╭──
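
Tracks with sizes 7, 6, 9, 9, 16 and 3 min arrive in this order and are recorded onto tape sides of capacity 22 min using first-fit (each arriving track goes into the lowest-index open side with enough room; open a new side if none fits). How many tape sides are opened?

  7 → side 1 (new)  [load 7/22]
  6 → side 1  [load 13/22]
  9 → side 1  [load 22/22]
  9 → side 2 (new)  [load 9/22]
  16 → side 3 (new)  [load 16/22]
  3 → side 2  [load 12/22]
3 tape sides opened.

3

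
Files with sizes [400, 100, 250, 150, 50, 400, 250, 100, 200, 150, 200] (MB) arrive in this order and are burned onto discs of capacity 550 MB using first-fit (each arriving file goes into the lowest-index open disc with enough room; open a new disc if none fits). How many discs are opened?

5

  400 → disc 1 (new)  [load 400/550]
  100 → disc 1  [load 500/550]
  250 → disc 2 (new)  [load 250/550]
  150 → disc 2  [load 400/550]
  50 → disc 1  [load 550/550]
  400 → disc 3 (new)  [load 400/550]
  250 → disc 4 (new)  [load 250/550]
  100 → disc 2  [load 500/550]
  200 → disc 4  [load 450/550]
  150 → disc 3  [load 550/550]
  200 → disc 5 (new)  [load 200/550]
5 discs opened.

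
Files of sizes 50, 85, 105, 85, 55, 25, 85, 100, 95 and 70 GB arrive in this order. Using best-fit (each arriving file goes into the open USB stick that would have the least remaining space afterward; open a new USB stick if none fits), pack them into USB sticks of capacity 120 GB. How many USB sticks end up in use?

  50 → USB stick 1 (new)  [load 50/120]
  85 → USB stick 2 (new)  [load 85/120]
  105 → USB stick 3 (new)  [load 105/120]
  85 → USB stick 4 (new)  [load 85/120]
  55 → USB stick 1  [load 105/120]
  25 → USB stick 2  [load 110/120]
  85 → USB stick 5 (new)  [load 85/120]
  100 → USB stick 6 (new)  [load 100/120]
  95 → USB stick 7 (new)  [load 95/120]
  70 → USB stick 8 (new)  [load 70/120]
8 USB sticks opened.

8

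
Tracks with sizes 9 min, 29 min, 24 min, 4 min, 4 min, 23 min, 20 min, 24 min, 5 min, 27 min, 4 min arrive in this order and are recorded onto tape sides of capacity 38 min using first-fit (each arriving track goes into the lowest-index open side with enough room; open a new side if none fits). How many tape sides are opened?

6

  9 → side 1 (new)  [load 9/38]
  29 → side 1  [load 38/38]
  24 → side 2 (new)  [load 24/38]
  4 → side 2  [load 28/38]
  4 → side 2  [load 32/38]
  23 → side 3 (new)  [load 23/38]
  20 → side 4 (new)  [load 20/38]
  24 → side 5 (new)  [load 24/38]
  5 → side 2  [load 37/38]
  27 → side 6 (new)  [load 27/38]
  4 → side 3  [load 27/38]
6 tape sides opened.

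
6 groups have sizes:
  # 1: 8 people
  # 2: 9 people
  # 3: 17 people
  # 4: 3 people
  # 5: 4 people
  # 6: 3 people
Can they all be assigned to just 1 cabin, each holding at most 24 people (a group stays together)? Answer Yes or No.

No

Total = 44 people; ⌈44/24⌉ = 2.
At least 2 cabins are required, but only 1 is allowed.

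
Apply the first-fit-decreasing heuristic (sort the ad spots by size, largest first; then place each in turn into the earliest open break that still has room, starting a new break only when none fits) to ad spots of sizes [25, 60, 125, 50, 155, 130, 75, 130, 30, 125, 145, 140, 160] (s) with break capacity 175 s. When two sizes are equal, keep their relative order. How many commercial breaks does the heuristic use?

Sorted descending: 160, 155, 145, 140, 130, 130, 125, 125, 75, 60, 50, 30, 25.
  160 → break 1 (new)  [load 160/175]
  155 → break 2 (new)  [load 155/175]
  145 → break 3 (new)  [load 145/175]
  140 → break 4 (new)  [load 140/175]
  130 → break 5 (new)  [load 130/175]
  130 → break 6 (new)  [load 130/175]
  125 → break 7 (new)  [load 125/175]
  125 → break 8 (new)  [load 125/175]
  75 → break 9 (new)  [load 75/175]
  60 → break 9  [load 135/175]
  50 → break 7  [load 175/175]
  30 → break 3  [load 175/175]
  25 → break 4  [load 165/175]
9 commercial breaks opened.

9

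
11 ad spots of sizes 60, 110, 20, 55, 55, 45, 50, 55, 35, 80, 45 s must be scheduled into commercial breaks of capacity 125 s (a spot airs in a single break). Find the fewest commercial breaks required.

6

Total = 110 + 80 + 60 + 55 + 55 + 55 + 50 + 45 + 45 + 35 + 20 = 610 s.
Lower bound: ⌈610/125⌉ = 5 commercial breaks.
A packing using 6 commercial breaks:
  break 1: 110 = 110
  break 2: 80 + 45 = 125
  break 3: 60 + 55 = 115
  break 4: 55 + 55 = 110
  break 5: 50 + 45 + 20 = 115
  break 6: 35 = 35
No arrangement into 5 commercial breaks stays within capacity, so 6 is optimal.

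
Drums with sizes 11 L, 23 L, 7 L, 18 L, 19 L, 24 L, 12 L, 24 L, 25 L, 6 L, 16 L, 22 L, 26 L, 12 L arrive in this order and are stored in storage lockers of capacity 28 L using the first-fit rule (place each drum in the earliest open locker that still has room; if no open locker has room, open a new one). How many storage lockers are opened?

11

  11 → locker 1 (new)  [load 11/28]
  23 → locker 2 (new)  [load 23/28]
  7 → locker 1  [load 18/28]
  18 → locker 3 (new)  [load 18/28]
  19 → locker 4 (new)  [load 19/28]
  24 → locker 5 (new)  [load 24/28]
  12 → locker 6 (new)  [load 12/28]
  24 → locker 7 (new)  [load 24/28]
  25 → locker 8 (new)  [load 25/28]
  6 → locker 1  [load 24/28]
  16 → locker 6  [load 28/28]
  22 → locker 9 (new)  [load 22/28]
  26 → locker 10 (new)  [load 26/28]
  12 → locker 11 (new)  [load 12/28]
11 storage lockers opened.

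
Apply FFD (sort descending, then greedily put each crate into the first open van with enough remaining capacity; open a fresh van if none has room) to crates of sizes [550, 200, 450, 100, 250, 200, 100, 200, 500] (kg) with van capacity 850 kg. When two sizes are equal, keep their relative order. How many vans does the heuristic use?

Sorted descending: 550, 500, 450, 250, 200, 200, 200, 100, 100.
  550 → van 1 (new)  [load 550/850]
  500 → van 2 (new)  [load 500/850]
  450 → van 3 (new)  [load 450/850]
  250 → van 1  [load 800/850]
  200 → van 2  [load 700/850]
  200 → van 3  [load 650/850]
  200 → van 3  [load 850/850]
  100 → van 2  [load 800/850]
  100 → van 4 (new)  [load 100/850]
4 vans opened.

4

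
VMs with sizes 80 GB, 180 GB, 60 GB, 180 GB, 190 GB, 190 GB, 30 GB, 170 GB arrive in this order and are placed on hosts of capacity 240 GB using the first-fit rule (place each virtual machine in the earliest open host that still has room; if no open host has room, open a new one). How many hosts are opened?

  80 → host 1 (new)  [load 80/240]
  180 → host 2 (new)  [load 180/240]
  60 → host 1  [load 140/240]
  180 → host 3 (new)  [load 180/240]
  190 → host 4 (new)  [load 190/240]
  190 → host 5 (new)  [load 190/240]
  30 → host 1  [load 170/240]
  170 → host 6 (new)  [load 170/240]
6 hosts opened.

6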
╰──
■ **Exercise directions**:
Your task is to copy all of the entries exactly.

■ **Solution to this exercise**:
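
Tracks with sizes 7, 6, 9, 9, 16 and 3 min arrive in this order and are recorded onto tape sides of capacity 22 min using first-fit (each arriving track goes into the lowest-index open side with enough room; open a new side if none fits). How many tape sides are opened?

  7 → side 1 (new)  [load 7/22]
  6 → side 1  [load 13/22]
  9 → side 1  [load 22/22]
  9 → side 2 (new)  [load 9/22]
  16 → side 3 (new)  [load 16/22]
  3 → side 2  [load 12/22]
3 tape sides opened.

3

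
Files with sizes [400, 100, 250, 150, 50, 400, 250, 100, 200, 150, 200] (MB) arrive in this order and are burned onto discs of capacity 550 MB using first-fit (each arriving file goes into the lowest-index open disc with enough room; open a new disc if none fits). How many discs are opened?

5

  400 → disc 1 (new)  [load 400/550]
  100 → disc 1  [load 500/550]
  250 → disc 2 (new)  [load 250/550]
  150 → disc 2  [load 400/550]
  50 → disc 1  [load 550/550]
  400 → disc 3 (new)  [load 400/550]
  250 → disc 4 (new)  [load 250/550]
  100 → disc 2  [load 500/550]
  200 → disc 4  [load 450/550]
  150 → disc 3  [load 550/550]
  200 → disc 5 (new)  [load 200/550]
5 discs opened.

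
Files of sizes 50, 85, 105, 85, 55, 25, 85, 100, 95 and 70 GB arrive in this order. Using best-fit (each arriving file goes into the open USB stick that would have the least remaining space afterward; open a new USB stick if none fits), pack them into USB sticks of capacity 120 GB. How many USB sticks end up in use?

  50 → USB stick 1 (new)  [load 50/120]
  85 → USB stick 2 (new)  [load 85/120]
  105 → USB stick 3 (new)  [load 105/120]
  85 → USB stick 4 (new)  [load 85/120]
  55 → USB stick 1  [load 105/120]
  25 → USB stick 2  [load 110/120]
  85 → USB stick 5 (new)  [load 85/120]
  100 → USB stick 6 (new)  [load 100/120]
  95 → USB stick 7 (new)  [load 95/120]
  70 → USB stick 8 (new)  [load 70/120]
8 USB sticks opened.

8

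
Tracks with sizes 9 min, 29 min, 24 min, 4 min, 4 min, 23 min, 20 min, 24 min, 5 min, 27 min, 4 min arrive in this order and are recorded onto tape sides of capacity 38 min using first-fit (each arriving track goes into the lowest-index open side with enough room; open a new side if none fits). How many tape sides are opened?

6

  9 → side 1 (new)  [load 9/38]
  29 → side 1  [load 38/38]
  24 → side 2 (new)  [load 24/38]
  4 → side 2  [load 28/38]
  4 → side 2  [load 32/38]
  23 → side 3 (new)  [load 23/38]
  20 → side 4 (new)  [load 20/38]
  24 → side 5 (new)  [load 24/38]
  5 → side 2  [load 37/38]
  27 → side 6 (new)  [load 27/38]
  4 → side 3  [load 27/38]
6 tape sides opened.

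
6 groups have sizes:
  # 1: 8 people
  # 2: 9 people
  # 3: 17 people
  # 4: 3 people
  # 5: 4 people
  # 6: 3 people
Can they all be assigned to just 1 cabin, each holding at most 24 people (a group stays together)? Answer Yes or No.

No

Total = 44 people; ⌈44/24⌉ = 2.
At least 2 cabins are required, but only 1 is allowed.

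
Apply the first-fit-decreasing heuristic (sort the ad spots by size, largest first; then place each in turn into the earliest open break that still has room, starting a new break only when none fits) to ad spots of sizes [25, 60, 125, 50, 155, 130, 75, 130, 30, 125, 145, 140, 160] (s) with break capacity 175 s. When two sizes are equal, keep their relative order. How many commercial breaks does the heuristic use?

Sorted descending: 160, 155, 145, 140, 130, 130, 125, 125, 75, 60, 50, 30, 25.
  160 → break 1 (new)  [load 160/175]
  155 → break 2 (new)  [load 155/175]
  145 → break 3 (new)  [load 145/175]
  140 → break 4 (new)  [load 140/175]
  130 → break 5 (new)  [load 130/175]
  130 → break 6 (new)  [load 130/175]
  125 → break 7 (new)  [load 125/175]
  125 → break 8 (new)  [load 125/175]
  75 → break 9 (new)  [load 75/175]
  60 → break 9  [load 135/175]
  50 → break 7  [load 175/175]
  30 → break 3  [load 175/175]
  25 → break 4  [load 165/175]
9 commercial breaks opened.

9

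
11 ad spots of sizes 60, 110, 20, 55, 55, 45, 50, 55, 35, 80, 45 s must be scheduled into commercial breaks of capacity 125 s (a spot airs in a single break). Find the fewest commercial breaks required.

6

Total = 110 + 80 + 60 + 55 + 55 + 55 + 50 + 45 + 45 + 35 + 20 = 610 s.
Lower bound: ⌈610/125⌉ = 5 commercial breaks.
A packing using 6 commercial breaks:
  break 1: 110 = 110
  break 2: 80 + 45 = 125
  break 3: 60 + 55 = 115
  break 4: 55 + 55 = 110
  break 5: 50 + 45 + 20 = 115
  break 6: 35 = 35
No arrangement into 5 commercial breaks stays within capacity, so 6 is optimal.

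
Drums with sizes 11 L, 23 L, 7 L, 18 L, 19 L, 24 L, 12 L, 24 L, 25 L, 6 L, 16 L, 22 L, 26 L, 12 L arrive in this order and are stored in storage lockers of capacity 28 L using the first-fit rule (place each drum in the earliest open locker that still has room; if no open locker has room, open a new one). How many storage lockers are opened?

11

  11 → locker 1 (new)  [load 11/28]
  23 → locker 2 (new)  [load 23/28]
  7 → locker 1  [load 18/28]
  18 → locker 3 (new)  [load 18/28]
  19 → locker 4 (new)  [load 19/28]
  24 → locker 5 (new)  [load 24/28]
  12 → locker 6 (new)  [load 12/28]
  24 → locker 7 (new)  [load 24/28]
  25 → locker 8 (new)  [load 25/28]
  6 → locker 1  [load 24/28]
  16 → locker 6  [load 28/28]
  22 → locker 9 (new)  [load 22/28]
  26 → locker 10 (new)  [load 26/28]
  12 → locker 11 (new)  [load 12/28]
11 storage lockers opened.

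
Apply FFD (sort descending, then greedily put each crate into the first open van with enough remaining capacity; open a fresh van if none has room) to crates of sizes [550, 200, 450, 100, 250, 200, 100, 200, 500] (kg) with van capacity 850 kg. When two sizes are equal, keep their relative order. How many vans does the heuristic use?

Sorted descending: 550, 500, 450, 250, 200, 200, 200, 100, 100.
  550 → van 1 (new)  [load 550/850]
  500 → van 2 (new)  [load 500/850]
  450 → van 3 (new)  [load 450/850]
  250 → van 1  [load 800/850]
  200 → van 2  [load 700/850]
  200 → van 3  [load 650/850]
  200 → van 3  [load 850/850]
  100 → van 2  [load 800/850]
  100 → van 4 (new)  [load 100/850]
4 vans opened.

4

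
VMs with sizes 80 GB, 180 GB, 60 GB, 180 GB, 190 GB, 190 GB, 30 GB, 170 GB arrive in this order and are placed on hosts of capacity 240 GB using the first-fit rule (place each virtual machine in the earliest open host that still has room; if no open host has room, open a new one). How many hosts are opened?

  80 → host 1 (new)  [load 80/240]
  180 → host 2 (new)  [load 180/240]
  60 → host 1  [load 140/240]
  180 → host 3 (new)  [load 180/240]
  190 → host 4 (new)  [load 190/240]
  190 → host 5 (new)  [load 190/240]
  30 → host 1  [load 170/240]
  170 → host 6 (new)  [load 170/240]
6 hosts opened.

6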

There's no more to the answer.